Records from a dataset
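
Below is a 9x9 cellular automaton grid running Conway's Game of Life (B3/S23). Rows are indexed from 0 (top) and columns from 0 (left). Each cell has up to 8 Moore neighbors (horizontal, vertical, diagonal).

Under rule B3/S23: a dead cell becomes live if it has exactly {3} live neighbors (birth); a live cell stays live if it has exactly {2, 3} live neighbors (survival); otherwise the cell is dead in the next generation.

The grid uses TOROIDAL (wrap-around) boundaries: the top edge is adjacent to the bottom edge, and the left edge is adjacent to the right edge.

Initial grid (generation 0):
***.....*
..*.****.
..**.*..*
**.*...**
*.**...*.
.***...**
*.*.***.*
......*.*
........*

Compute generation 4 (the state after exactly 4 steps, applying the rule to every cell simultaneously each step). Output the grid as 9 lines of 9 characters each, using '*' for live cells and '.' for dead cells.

Answer: *..**.*.*
**..*.***
*****....
.**..*..*
.......*.
.....*...
.....****
*.......*
....***.*

Derivation:
Simulating step by step:
Generation 0 (given above): 36 live cells
Generation 1: 25 live cells
****.**.*
....****.
.....*...
......**.
....*.*..
.....*...
..*.***..
......*.*
.*......*
Generation 2: 25 live cells
.***....*
****...**
....*....
......**.
......**.
...*.....
....*.**.
*.....*..
.*...**.*
Generation 3: 26 live cells
...**.*..
....*..**
****..*..
.....***.
......**.
.....*...
.....***.
*.......*
.*...**.*
Generation 4: 32 live cells
(generation 4 grid is the final answer)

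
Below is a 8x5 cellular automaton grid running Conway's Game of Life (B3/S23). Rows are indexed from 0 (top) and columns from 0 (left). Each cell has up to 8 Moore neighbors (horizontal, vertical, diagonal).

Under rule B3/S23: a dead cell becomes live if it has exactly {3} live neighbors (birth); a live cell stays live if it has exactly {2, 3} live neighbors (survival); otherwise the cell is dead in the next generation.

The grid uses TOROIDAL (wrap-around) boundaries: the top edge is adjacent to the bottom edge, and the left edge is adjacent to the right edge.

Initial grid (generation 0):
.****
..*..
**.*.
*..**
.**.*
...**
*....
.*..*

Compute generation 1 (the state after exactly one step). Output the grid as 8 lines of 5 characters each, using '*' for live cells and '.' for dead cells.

Answer: .*..*
.....
**.*.
.....
.**..
.****
*..*.
.*..*

Derivation:
Simulating step by step:
Generation 0 (given above): 19 live cells
Generation 1: 15 live cells
(generation 1 grid is the final answer)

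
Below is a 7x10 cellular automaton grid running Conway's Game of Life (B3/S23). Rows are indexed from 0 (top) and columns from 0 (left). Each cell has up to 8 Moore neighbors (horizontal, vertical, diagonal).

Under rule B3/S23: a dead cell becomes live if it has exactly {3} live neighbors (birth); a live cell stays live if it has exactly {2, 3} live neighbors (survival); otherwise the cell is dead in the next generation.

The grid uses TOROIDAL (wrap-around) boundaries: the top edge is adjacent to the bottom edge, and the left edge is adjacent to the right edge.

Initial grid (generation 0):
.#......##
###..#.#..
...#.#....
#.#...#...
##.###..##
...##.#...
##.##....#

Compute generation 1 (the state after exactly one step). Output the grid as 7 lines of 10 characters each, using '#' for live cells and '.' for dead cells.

Answer: ...##...#.
###.#.#.##
#..###....
#.#...#...
##....##.#
........#.
.#.###..##

Derivation:
Simulating step by step:
Generation 0 (given above): 28 live cells
Generation 1: 29 live cells
(generation 1 grid is the final answer)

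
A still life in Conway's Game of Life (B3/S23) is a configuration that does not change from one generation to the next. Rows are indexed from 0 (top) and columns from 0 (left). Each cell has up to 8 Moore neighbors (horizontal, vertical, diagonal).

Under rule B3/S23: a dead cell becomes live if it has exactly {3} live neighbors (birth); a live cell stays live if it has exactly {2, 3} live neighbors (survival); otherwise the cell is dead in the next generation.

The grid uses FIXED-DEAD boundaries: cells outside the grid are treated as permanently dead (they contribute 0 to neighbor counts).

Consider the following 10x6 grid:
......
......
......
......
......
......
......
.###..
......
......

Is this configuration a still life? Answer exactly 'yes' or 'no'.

Answer: no

Derivation:
Compute generation 1 and compare to generation 0 (given above):
Generation 1:
......
......
......
......
......
......
..#...
..#...
..#...
......
Cell (6,2) differs: gen0=0 vs gen1=1 -> NOT a still life.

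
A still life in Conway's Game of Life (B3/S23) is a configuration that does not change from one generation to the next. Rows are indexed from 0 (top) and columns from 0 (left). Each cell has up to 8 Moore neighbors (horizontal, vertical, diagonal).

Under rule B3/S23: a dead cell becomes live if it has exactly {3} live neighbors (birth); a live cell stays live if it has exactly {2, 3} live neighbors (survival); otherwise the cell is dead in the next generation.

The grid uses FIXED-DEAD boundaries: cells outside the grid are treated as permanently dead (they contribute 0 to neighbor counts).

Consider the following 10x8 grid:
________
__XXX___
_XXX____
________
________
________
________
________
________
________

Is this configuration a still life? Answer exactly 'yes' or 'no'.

Answer: no

Derivation:
Compute generation 1 and compare to generation 0 (given above):
Generation 1:
___X____
_X__X___
_X__X___
__X_____
________
________
________
________
________
________
Cell (0,3) differs: gen0=0 vs gen1=1 -> NOT a still life.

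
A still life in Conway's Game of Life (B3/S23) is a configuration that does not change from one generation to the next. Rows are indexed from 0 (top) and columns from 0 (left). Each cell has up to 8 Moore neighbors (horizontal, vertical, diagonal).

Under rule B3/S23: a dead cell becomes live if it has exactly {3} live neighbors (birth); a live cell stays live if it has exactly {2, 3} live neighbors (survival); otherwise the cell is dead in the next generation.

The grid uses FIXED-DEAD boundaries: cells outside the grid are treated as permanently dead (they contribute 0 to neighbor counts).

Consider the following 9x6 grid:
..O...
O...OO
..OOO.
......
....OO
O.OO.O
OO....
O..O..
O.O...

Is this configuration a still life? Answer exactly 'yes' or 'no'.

Compute generation 1 and compare to generation 0 (given above):
Generation 1:
......
.OO.OO
...OOO
.....O
...OOO
O.OO.O
O..OO.
O.O...
.O....
Cell (0,2) differs: gen0=1 vs gen1=0 -> NOT a still life.

Answer: no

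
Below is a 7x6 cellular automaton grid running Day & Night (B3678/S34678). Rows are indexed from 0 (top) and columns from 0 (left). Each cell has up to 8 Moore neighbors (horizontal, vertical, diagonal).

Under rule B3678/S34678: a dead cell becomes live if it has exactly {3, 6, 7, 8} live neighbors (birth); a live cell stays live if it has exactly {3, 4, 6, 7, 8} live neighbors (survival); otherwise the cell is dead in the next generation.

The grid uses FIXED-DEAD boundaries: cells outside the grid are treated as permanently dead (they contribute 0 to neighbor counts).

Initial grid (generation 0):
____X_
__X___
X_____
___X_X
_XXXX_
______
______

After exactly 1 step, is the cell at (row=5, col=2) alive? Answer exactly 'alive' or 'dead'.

Simulating step by step:
Generation 0 (given above): 9 live cells
Generation 1: 7 live cells
______
______
______
_X_X__
__XXX_
__XX__
______

Cell (5,2) at generation 1: 1 -> alive

Answer: alive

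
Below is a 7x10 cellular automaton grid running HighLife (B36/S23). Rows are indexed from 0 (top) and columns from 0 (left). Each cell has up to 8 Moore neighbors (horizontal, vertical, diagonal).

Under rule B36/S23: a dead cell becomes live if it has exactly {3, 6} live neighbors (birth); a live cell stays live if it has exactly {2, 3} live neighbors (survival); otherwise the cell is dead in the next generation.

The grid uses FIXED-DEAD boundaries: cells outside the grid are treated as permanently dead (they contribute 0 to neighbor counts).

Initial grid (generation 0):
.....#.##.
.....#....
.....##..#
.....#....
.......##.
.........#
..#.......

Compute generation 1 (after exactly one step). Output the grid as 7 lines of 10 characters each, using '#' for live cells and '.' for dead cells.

Answer: ......#...
....##.##.
....###...
.....#.##.
........#.
........#.
..........

Derivation:
Simulating step by step:
Generation 0 (given above): 12 live cells
Generation 1: 13 live cells
(generation 1 grid is the final answer)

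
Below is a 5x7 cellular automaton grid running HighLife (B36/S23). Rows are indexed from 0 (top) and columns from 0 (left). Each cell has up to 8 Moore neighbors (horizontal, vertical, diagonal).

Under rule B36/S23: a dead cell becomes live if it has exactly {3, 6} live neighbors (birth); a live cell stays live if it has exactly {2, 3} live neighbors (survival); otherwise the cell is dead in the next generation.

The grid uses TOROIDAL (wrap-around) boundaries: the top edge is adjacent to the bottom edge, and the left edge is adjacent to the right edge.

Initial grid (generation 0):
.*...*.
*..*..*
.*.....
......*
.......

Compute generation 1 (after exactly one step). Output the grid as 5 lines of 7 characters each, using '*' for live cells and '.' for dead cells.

Simulating step by step:
Generation 0 (given above): 7 live cells
Generation 1: 7 live cells
(generation 1 grid is the final answer)

Answer: *.....*
***...*
......*
.......
.......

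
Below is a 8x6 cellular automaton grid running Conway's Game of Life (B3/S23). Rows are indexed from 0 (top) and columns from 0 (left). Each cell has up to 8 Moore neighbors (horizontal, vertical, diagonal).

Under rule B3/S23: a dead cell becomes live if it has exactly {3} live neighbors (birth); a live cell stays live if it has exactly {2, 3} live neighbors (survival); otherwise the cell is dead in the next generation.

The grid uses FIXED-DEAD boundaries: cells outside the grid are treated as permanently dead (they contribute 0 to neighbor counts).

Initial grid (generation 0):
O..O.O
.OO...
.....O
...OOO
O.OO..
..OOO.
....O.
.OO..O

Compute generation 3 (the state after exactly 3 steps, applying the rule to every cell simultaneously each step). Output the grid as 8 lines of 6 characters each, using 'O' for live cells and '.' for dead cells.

Simulating step by step:
Generation 0 (given above): 19 live cells
Generation 1: 19 live cells
.OO...
.OO.O.
..OO.O
..OO.O
.O...O
.OO.O.
.O..OO
......
Generation 2: 20 live cells
.OOO..
....O.
.....O
.O.O.O
.O...O
OOOOO.
.OOOOO
......
Generation 3: 15 live cells
(generation 3 grid is the final answer)

Answer: ..OO..
..OOO.
.....O
..O..O
.....O
O.....
O....O
..OOO.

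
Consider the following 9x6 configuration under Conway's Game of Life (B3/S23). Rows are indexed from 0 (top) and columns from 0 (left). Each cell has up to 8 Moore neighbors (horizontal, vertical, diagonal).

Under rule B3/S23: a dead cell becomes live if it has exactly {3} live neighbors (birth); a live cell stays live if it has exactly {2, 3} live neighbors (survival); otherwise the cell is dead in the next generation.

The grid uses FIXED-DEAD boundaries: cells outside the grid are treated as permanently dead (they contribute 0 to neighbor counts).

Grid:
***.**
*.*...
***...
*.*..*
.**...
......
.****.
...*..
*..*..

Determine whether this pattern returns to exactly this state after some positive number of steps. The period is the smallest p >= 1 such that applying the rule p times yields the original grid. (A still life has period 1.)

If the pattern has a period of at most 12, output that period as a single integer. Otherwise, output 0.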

◆ WHAT IS REQUIRED: Sift through the entries and copy every line with "following".

◆ RESPONSE TO THIS TASK:
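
Consider the following 10x6 grid:
Consider the following 10x8 grid:
Consider the following 9x6 grid:
Consider the following 9x6 configuration under Conway's Game of Life (B3/S23). Rows are indexed from 0 (top) and columns from 0 (left). Each cell has up to 8 Moore neighbors (horizontal, vertical, diagonal).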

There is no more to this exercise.